## What is expected
Would you restate, exactly as they appear, the lines from the one containing "What is S(-11, -433)" through the end of the data below?

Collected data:
══════════════════════════════
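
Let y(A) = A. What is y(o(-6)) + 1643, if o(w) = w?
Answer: 1637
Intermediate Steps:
y(o(-6)) + 1643 = -6 + 1643 = 1637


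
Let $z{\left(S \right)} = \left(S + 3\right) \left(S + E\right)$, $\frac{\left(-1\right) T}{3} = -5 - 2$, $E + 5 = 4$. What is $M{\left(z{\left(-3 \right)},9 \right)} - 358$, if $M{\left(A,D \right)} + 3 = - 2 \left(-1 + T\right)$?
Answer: $-401$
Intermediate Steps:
$E = -1$ ($E = -5 + 4 = -1$)
$T = 21$ ($T = - 3 \left(-5 - 2\right) = \left(-3\right) \left(-7\right) = 21$)
$z{\left(S \right)} = \left(-1 + S\right) \left(3 + S\right)$ ($z{\left(S \right)} = \left(S + 3\right) \left(S - 1\right) = \left(3 + S\right) \left(-1 + S\right) = \left(-1 + S\right) \left(3 + S\right)$)
$M{\left(A,D \right)} = -43$ ($M{\left(A,D \right)} = -3 - 2 \left(-1 + 21\right) = -3 - 40 = -43$)
$M{\left(z{\left(-3 \right)},9 \right)} - 358 = -43 - 358 = -401$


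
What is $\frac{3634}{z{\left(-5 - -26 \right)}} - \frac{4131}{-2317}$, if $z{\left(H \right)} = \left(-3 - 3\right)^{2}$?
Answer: $\frac{4284347}{41706} \approx 102.73$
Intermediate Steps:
$z{\left(H \right)} = 36$ ($z{\left(H \right)} = \left(-6\right)^{2} = 36$)
$\frac{3634}{z{\left(-5 - -26 \right)}} - \frac{4131}{-2317} = \frac{3634}{36} - \frac{4131}{-2317} = 3634 \cdot \frac{1}{36} - - \frac{4131}{2317} = \frac{1817}{18} + \frac{4131}{2317} = \frac{4284347}{41706}$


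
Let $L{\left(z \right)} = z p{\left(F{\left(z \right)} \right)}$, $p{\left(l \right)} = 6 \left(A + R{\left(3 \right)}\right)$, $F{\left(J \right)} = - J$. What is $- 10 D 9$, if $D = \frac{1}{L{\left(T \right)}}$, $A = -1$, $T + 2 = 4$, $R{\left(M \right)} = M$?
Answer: $- \frac{15}{4} \approx -3.75$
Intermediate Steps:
$T = 2$ ($T = -2 + 4 = 2$)
$p{\left(l \right)} = 12$ ($p{\left(l \right)} = 6 \left(-1 + 3\right) = 6 \cdot 2 = 12$)
$L{\left(z \right)} = 12 z$ ($L{\left(z \right)} = z 12 = 12 z$)
$D = \frac{1}{24}$ ($D = \frac{1}{12 \cdot 2} = \frac{1}{24} \approx 0.041667$)
$- 10 D 9 = \left(-10\right) \frac{1}{24} \cdot 9 = \left(- \frac{5}{12}\right) 9 = - \frac{15}{4}$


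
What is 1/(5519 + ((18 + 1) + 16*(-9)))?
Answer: 1/5394 ≈ 0.00018539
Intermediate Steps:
1/(5519 + ((18 + 1) + 16*(-9))) = 1/(5519 + (19 - 144)) = 1/(5519 - 125) = 1/5394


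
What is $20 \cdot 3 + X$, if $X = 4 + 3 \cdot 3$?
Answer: $73$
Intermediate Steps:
$X = 13$ ($X = 4 + 9 = 13$)
$20 \cdot 3 + X = 20 \cdot 3 + 13 = 60 + 13 = 73$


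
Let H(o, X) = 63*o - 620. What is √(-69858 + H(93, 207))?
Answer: 19*I*√179 ≈ 254.2*I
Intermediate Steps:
H(o, X) = -620 + 63*o
√(-69858 + H(93, 207)) = √(-69858 + (-620 + 63*93)) = √(-69858 + (-620 + 5859)) = √(-69858 + 5239) = √(-64619) = 19*I*√179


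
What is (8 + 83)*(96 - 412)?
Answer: -28756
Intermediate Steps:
(8 + 83)*(96 - 412) = 91*(-316) = -28756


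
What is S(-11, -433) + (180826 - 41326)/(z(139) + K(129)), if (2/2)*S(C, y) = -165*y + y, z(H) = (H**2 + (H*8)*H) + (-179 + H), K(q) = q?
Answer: 6177332618/86989 ≈ 71013.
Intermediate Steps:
z(H) = -179 + H + 9*H**2 (z(H) = (H**2 + (8*H)*H) + (-179 + H) = (H**2 + 8*H**2) + (-179 + H) = 9*H**2 + (-179 + H) = -179 + H + 9*H**2)
S(C, y) = -164*y (S(C, y) = -165*y + y = -164*y)
S(-11, -433) + (180826 - 41326)/(z(139) + K(129)) = -164*(-433) + (180826 - 41326)/((-179 + 139 + 9*139**2) + 129) = 71012 + 139500/((-179 + 139 + 9*19321) + 129) = 71012 + 139500/((-179 + 139 + 173889) + 129) = 71012 + 139500/(173849 + 129) = 71012 + 139500/173978 = 71012 + 139500*(1/173978) = 71012 + 69750/86989 = 6177332618/86989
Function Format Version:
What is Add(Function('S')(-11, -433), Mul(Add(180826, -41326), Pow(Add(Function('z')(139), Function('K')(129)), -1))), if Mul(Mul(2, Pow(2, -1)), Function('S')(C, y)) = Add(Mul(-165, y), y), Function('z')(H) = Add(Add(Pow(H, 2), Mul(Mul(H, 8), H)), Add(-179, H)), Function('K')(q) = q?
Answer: Rational(6177332618, 86989) ≈ 71013.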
══════════════════════════════
## Result for this task
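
What is S(-11, -433) + (180826 - 41326)/(z(139) + K(129)), if (2/2)*S(C, y) = -165*y + y, z(H) = (H**2 + (H*8)*H) + (-179 + H), K(q) = q?
Answer: 6177332618/86989 ≈ 71013.
Intermediate Steps:
z(H) = -179 + H + 9*H**2 (z(H) = (H**2 + (8*H)*H) + (-179 + H) = (H**2 + 8*H**2) + (-179 + H) = 9*H**2 + (-179 + H) = -179 + H + 9*H**2)
S(C, y) = -164*y (S(C, y) = -165*y + y = -164*y)
S(-11, -433) + (180826 - 41326)/(z(139) + K(129)) = -164*(-433) + (180826 - 41326)/((-179 + 139 + 9*139**2) + 129) = 71012 + 139500/((-179 + 139 + 9*19321) + 129) = 71012 + 139500/((-179 + 139 + 173889) + 129) = 71012 + 139500/(173849 + 129) = 71012 + 139500/173978 = 71012 + 139500*(1/173978) = 71012 + 69750/86989 = 6177332618/86989
Function Format Version:
What is Add(Function('S')(-11, -433), Mul(Add(180826, -41326), Pow(Add(Function('z')(139), Function('K')(129)), -1))), if Mul(Mul(2, Pow(2, -1)), Function('S')(C, y)) = Add(Mul(-165, y), y), Function('z')(H) = Add(Add(Pow(H, 2), Mul(Mul(H, 8), H)), Add(-179, H)), Function('K')(q) = q?
Answer: Rational(6177332618, 86989) ≈ 71013.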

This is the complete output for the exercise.